Task directions: Needed from the data below: every line from the one with "The Pell equation x² − 299·y²" up to and including the one with "Let d = 137.", repeated exactly and with nothing else.

━━ Data for review ━━

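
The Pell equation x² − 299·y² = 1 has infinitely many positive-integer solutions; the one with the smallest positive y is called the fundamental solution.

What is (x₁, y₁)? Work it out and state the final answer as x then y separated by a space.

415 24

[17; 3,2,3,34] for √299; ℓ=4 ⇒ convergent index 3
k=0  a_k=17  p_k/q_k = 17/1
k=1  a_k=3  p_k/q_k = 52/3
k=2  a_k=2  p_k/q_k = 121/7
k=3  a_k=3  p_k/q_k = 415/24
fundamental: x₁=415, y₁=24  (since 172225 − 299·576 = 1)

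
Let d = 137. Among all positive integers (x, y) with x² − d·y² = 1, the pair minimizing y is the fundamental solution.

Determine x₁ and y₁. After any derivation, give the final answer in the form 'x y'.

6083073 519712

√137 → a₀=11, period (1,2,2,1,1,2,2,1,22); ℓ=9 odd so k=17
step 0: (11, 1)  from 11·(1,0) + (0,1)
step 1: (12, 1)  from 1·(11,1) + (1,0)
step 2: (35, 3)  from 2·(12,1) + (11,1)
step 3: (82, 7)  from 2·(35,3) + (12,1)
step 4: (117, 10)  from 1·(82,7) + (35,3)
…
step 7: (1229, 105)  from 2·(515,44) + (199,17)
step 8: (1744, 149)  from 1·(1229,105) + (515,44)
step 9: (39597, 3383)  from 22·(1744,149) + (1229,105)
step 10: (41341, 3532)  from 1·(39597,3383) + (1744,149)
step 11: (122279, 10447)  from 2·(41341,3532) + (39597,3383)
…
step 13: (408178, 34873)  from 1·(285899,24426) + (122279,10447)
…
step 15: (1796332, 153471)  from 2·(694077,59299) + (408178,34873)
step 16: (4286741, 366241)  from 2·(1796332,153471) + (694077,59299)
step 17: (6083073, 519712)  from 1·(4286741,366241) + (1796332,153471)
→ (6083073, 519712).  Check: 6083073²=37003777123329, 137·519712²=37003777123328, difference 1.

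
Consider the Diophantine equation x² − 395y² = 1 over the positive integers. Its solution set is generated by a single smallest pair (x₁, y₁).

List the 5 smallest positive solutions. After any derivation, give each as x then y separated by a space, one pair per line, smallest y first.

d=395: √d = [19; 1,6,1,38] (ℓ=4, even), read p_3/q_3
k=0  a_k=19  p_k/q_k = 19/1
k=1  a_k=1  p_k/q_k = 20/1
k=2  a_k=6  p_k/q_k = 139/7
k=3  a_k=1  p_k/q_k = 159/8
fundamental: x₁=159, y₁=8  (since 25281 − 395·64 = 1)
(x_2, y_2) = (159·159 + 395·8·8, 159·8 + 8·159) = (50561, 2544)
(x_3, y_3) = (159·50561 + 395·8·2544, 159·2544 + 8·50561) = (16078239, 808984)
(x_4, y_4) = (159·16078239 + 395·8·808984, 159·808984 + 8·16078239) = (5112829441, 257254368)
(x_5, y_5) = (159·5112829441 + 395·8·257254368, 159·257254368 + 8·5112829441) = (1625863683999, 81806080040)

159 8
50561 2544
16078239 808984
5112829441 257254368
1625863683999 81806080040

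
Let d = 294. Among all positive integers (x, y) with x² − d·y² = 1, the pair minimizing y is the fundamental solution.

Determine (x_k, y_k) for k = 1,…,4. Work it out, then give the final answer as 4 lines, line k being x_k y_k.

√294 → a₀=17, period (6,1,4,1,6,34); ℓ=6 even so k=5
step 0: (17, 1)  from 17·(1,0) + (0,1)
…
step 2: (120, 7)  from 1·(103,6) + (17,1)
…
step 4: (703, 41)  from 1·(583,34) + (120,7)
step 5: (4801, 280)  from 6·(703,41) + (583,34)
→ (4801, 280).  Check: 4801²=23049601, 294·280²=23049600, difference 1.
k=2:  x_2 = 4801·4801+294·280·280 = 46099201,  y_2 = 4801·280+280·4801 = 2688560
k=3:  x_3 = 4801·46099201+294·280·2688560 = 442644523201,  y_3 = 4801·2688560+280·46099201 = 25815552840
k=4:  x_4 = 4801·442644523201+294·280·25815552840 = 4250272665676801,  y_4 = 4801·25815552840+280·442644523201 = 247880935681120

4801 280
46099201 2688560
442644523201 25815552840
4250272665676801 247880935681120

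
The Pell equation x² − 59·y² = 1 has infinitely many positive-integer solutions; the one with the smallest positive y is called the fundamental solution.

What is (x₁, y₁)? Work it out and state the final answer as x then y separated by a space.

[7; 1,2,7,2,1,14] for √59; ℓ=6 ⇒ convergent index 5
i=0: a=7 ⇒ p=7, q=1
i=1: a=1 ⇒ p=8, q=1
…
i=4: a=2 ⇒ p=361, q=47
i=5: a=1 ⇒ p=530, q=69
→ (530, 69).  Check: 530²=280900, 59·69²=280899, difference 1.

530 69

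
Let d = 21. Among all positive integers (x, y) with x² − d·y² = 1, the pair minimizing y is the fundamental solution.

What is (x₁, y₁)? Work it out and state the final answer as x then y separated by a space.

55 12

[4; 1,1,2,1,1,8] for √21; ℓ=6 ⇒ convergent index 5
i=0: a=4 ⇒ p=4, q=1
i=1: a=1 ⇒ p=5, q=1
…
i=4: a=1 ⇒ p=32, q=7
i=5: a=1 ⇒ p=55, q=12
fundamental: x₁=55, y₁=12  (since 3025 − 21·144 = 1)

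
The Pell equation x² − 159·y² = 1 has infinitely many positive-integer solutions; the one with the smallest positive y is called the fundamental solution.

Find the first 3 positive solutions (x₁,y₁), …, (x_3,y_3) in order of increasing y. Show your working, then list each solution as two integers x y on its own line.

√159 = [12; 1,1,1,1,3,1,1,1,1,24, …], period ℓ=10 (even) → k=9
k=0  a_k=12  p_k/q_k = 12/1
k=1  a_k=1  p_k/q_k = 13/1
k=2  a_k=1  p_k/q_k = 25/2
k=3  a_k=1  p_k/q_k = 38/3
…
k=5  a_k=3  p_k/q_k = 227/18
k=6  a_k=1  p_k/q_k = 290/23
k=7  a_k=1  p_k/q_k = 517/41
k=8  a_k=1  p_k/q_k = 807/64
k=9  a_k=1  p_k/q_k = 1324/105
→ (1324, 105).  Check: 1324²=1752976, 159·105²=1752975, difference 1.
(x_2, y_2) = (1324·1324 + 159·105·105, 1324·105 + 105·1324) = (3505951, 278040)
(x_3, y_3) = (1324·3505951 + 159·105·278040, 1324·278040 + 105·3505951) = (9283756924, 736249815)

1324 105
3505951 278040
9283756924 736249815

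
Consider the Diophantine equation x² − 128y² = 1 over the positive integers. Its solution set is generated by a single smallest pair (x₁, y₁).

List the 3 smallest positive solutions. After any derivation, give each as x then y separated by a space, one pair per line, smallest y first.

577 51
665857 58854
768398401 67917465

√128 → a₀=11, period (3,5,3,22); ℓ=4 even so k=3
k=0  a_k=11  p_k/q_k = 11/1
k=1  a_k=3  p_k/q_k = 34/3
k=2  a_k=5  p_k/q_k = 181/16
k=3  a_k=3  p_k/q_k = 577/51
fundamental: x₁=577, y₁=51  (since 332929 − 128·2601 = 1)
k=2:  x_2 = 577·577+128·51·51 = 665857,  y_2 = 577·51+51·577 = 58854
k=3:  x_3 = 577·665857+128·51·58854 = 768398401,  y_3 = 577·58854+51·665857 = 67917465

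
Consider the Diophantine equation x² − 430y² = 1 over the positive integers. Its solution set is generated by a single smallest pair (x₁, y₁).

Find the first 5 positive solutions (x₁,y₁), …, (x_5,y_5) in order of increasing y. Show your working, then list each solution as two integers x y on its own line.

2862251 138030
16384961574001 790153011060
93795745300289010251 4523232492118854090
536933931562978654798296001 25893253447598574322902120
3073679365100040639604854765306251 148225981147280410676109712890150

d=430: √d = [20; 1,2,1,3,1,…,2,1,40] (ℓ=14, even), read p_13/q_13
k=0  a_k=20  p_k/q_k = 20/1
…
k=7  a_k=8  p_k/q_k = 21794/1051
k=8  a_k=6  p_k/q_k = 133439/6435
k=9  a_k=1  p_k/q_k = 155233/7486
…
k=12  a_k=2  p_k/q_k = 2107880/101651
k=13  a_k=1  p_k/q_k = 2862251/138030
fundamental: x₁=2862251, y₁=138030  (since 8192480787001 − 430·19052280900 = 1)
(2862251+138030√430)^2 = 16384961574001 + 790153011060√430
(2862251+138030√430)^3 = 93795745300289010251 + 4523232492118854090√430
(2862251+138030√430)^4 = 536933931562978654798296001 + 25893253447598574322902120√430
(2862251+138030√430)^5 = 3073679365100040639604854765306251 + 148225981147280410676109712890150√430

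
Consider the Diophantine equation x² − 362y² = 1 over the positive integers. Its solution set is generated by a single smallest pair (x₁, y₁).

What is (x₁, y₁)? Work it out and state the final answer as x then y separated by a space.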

━━━
━━ Data for review ━━

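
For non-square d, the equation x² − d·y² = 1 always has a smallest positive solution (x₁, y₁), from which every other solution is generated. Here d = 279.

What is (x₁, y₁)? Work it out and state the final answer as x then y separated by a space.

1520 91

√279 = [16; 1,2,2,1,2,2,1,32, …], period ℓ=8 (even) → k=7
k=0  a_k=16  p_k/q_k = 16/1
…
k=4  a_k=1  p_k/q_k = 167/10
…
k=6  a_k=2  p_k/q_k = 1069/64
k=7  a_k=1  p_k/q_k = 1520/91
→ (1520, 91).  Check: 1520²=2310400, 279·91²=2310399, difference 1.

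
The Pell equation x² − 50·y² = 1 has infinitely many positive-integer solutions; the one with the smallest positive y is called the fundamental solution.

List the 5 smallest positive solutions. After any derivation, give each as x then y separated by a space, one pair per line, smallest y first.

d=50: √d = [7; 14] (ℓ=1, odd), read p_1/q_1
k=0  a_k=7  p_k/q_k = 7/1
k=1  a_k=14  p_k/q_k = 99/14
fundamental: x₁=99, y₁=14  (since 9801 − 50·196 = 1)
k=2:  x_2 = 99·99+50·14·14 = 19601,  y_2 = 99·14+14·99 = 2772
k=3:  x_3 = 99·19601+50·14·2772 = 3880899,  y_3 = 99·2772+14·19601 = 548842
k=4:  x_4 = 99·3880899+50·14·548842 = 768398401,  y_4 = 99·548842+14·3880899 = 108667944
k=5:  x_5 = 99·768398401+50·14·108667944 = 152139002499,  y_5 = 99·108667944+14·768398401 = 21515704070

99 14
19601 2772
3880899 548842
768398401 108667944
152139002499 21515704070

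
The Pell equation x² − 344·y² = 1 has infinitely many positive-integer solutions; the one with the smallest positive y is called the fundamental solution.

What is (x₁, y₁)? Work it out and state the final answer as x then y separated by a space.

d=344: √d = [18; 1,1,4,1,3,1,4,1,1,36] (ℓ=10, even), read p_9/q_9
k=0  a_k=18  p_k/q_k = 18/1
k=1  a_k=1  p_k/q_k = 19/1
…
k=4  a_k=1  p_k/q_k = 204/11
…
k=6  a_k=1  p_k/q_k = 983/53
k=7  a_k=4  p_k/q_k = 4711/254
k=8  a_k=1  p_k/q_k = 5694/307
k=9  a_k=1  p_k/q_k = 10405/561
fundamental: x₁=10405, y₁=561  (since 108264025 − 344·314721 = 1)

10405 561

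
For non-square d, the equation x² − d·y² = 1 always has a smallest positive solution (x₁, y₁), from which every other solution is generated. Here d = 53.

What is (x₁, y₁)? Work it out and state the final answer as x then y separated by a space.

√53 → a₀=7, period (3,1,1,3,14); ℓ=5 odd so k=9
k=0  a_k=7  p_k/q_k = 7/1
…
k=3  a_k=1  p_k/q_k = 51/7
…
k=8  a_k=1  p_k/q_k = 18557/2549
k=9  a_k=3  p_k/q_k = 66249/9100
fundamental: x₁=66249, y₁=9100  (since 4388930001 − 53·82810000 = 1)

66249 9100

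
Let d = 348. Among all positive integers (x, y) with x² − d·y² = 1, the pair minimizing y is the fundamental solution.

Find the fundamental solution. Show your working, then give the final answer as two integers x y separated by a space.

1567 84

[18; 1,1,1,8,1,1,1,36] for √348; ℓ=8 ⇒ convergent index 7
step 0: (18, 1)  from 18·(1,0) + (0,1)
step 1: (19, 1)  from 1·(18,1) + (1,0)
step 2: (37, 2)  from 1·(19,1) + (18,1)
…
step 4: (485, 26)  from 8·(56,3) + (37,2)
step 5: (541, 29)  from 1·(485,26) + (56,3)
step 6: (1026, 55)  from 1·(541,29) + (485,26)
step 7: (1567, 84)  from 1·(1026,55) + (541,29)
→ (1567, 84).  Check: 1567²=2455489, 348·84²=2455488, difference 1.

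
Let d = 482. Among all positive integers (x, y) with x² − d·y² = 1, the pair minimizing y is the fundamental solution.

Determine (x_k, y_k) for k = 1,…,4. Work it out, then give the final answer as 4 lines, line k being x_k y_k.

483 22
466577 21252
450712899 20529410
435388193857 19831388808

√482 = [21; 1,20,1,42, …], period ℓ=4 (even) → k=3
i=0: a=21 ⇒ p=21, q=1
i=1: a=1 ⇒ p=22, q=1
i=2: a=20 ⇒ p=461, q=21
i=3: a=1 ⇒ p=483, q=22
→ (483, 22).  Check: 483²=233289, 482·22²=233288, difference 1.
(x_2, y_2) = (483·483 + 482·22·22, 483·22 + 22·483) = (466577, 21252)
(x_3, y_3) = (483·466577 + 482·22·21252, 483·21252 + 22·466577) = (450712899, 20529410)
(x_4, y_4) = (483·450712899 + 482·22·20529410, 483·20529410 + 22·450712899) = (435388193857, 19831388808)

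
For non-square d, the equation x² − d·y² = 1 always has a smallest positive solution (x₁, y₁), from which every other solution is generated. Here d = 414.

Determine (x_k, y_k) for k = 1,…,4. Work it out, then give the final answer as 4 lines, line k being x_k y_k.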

━━━

Final answer:
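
The Pell equation x² − 299·y² = 1 has infinitely many positive-integer solutions; the one with the smallest positive y is called the fundamental solution.

What is (x₁, y₁)? Work it out and state the final answer as x then y separated by a space.

415 24

[17; 3,2,3,34] for √299; ℓ=4 ⇒ convergent index 3
k=0  a_k=17  p_k/q_k = 17/1
k=1  a_k=3  p_k/q_k = 52/3
k=2  a_k=2  p_k/q_k = 121/7
k=3  a_k=3  p_k/q_k = 415/24
fundamental: x₁=415, y₁=24  (since 172225 − 299·576 = 1)

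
Let d = 137. Among all positive integers (x, y) with x² − d·y² = 1, the pair minimizing y is the fundamental solution.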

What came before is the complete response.